◆ **Task prompt**
Reproduce the entire listing below exactly.

◆ **Material supplied**
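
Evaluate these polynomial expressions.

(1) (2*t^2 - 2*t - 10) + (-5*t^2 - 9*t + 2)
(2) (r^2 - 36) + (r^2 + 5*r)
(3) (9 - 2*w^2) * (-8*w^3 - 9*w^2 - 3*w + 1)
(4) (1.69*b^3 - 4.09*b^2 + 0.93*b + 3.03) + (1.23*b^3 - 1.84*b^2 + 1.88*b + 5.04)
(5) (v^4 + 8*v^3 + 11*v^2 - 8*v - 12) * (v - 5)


(1) = -3*t^2 - 11*t - 8
(2) = 2*r^2 + 5*r - 36
(3) = 16*w^5 + 18*w^4 - 66*w^3 - 83*w^2 - 27*w + 9
(4) = 2.92*b^3 - 5.93*b^2 + 2.81*b + 8.07
(5) = v^5 + 3*v^4 - 29*v^3 - 63*v^2 + 28*v + 60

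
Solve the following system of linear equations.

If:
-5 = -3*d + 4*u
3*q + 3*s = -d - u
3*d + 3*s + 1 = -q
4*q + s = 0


Then:
d = -91/31
q = -22/31
s = 88/31
u = -107/31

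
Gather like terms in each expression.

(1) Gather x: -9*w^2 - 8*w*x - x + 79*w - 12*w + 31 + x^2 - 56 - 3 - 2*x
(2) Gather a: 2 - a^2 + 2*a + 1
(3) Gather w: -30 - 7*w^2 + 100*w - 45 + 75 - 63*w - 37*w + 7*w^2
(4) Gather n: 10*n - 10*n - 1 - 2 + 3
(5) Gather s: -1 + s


(1) = -9*w^2 + 67*w + x^2 + x*(-8*w - 3) - 28
(2) = -a^2 + 2*a + 3
(3) = 0
(4) = 0
(5) = s - 1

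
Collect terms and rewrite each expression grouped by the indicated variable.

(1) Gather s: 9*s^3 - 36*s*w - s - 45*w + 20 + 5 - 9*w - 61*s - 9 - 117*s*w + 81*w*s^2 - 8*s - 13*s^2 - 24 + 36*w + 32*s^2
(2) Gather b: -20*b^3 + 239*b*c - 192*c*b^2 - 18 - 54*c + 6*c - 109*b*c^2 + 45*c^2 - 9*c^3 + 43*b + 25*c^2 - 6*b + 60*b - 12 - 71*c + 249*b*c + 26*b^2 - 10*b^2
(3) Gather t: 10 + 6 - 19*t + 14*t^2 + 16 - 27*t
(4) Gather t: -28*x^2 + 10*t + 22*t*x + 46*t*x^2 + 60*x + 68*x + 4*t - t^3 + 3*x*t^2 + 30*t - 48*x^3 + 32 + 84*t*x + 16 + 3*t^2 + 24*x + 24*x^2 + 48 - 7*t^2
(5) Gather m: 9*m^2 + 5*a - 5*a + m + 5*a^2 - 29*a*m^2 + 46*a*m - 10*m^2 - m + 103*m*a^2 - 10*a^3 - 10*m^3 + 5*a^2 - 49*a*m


(1) = 9*s^3 + s^2*(81*w + 19) + s*(-153*w - 70) - 18*w - 8
(2) = -20*b^3 + b^2*(16 - 192*c) + b*(-109*c^2 + 488*c + 97) - 9*c^3 + 70*c^2 - 119*c - 30
(3) = 14*t^2 - 46*t + 32
(4) = -t^3 + t^2*(3*x - 4) + t*(46*x^2 + 106*x + 44) - 48*x^3 - 4*x^2 + 152*x + 96
(5) = -10*a^3 + 10*a^2 - 10*m^3 + m^2*(-29*a - 1) + m*(103*a^2 - 3*a)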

◆ **Response area**
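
Evaluate these polynomial expressions.

(1) (2*t^2 - 2*t - 10) + (-5*t^2 - 9*t + 2)
(2) (r^2 - 36) + (r^2 + 5*r)
(3) (9 - 2*w^2) * (-8*w^3 - 9*w^2 - 3*w + 1)
(4) (1.69*b^3 - 4.09*b^2 + 0.93*b + 3.03) + (1.23*b^3 - 1.84*b^2 + 1.88*b + 5.04)
(5) (v^4 + 8*v^3 + 11*v^2 - 8*v - 12) * (v - 5)


(1) = -3*t^2 - 11*t - 8
(2) = 2*r^2 + 5*r - 36
(3) = 16*w^5 + 18*w^4 - 66*w^3 - 83*w^2 - 27*w + 9
(4) = 2.92*b^3 - 5.93*b^2 + 2.81*b + 8.07
(5) = v^5 + 3*v^4 - 29*v^3 - 63*v^2 + 28*v + 60

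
Solve the following system of linear equations.

If:
-5 = -3*d + 4*u
3*q + 3*s = -d - u
3*d + 3*s + 1 = -q
4*q + s = 0


Then:
d = -91/31
q = -22/31
s = 88/31
u = -107/31

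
Gather like terms in each expression.

(1) Gather x: -9*w^2 - 8*w*x - x + 79*w - 12*w + 31 + x^2 - 56 - 3 - 2*x
(2) Gather a: 2 - a^2 + 2*a + 1
(3) Gather w: -30 - 7*w^2 + 100*w - 45 + 75 - 63*w - 37*w + 7*w^2
(4) Gather n: 10*n - 10*n - 1 - 2 + 3
(5) Gather s: -1 + s


(1) = -9*w^2 + 67*w + x^2 + x*(-8*w - 3) - 28
(2) = -a^2 + 2*a + 3
(3) = 0
(4) = 0
(5) = s - 1

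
Collect terms and rewrite each expression grouped by the indicated variable.

(1) Gather s: 9*s^3 - 36*s*w - s - 45*w + 20 + 5 - 9*w - 61*s - 9 - 117*s*w + 81*w*s^2 - 8*s - 13*s^2 - 24 + 36*w + 32*s^2
(2) Gather b: -20*b^3 + 239*b*c - 192*c*b^2 - 18 - 54*c + 6*c - 109*b*c^2 + 45*c^2 - 9*c^3 + 43*b + 25*c^2 - 6*b + 60*b - 12 - 71*c + 249*b*c + 26*b^2 - 10*b^2
(3) Gather t: 10 + 6 - 19*t + 14*t^2 + 16 - 27*t
(4) Gather t: -28*x^2 + 10*t + 22*t*x + 46*t*x^2 + 60*x + 68*x + 4*t - t^3 + 3*x*t^2 + 30*t - 48*x^3 + 32 + 84*t*x + 16 + 3*t^2 + 24*x + 24*x^2 + 48 - 7*t^2
(5) Gather m: 9*m^2 + 5*a - 5*a + m + 5*a^2 - 29*a*m^2 + 46*a*m - 10*m^2 - m + 103*m*a^2 - 10*a^3 - 10*m^3 + 5*a^2 - 49*a*m


(1) = 9*s^3 + s^2*(81*w + 19) + s*(-153*w - 70) - 18*w - 8
(2) = -20*b^3 + b^2*(16 - 192*c) + b*(-109*c^2 + 488*c + 97) - 9*c^3 + 70*c^2 - 119*c - 30
(3) = 14*t^2 - 46*t + 32
(4) = -t^3 + t^2*(3*x - 4) + t*(46*x^2 + 106*x + 44) - 48*x^3 - 4*x^2 + 152*x + 96
(5) = -10*a^3 + 10*a^2 - 10*m^3 + m^2*(-29*a - 1) + m*(103*a^2 - 3*a)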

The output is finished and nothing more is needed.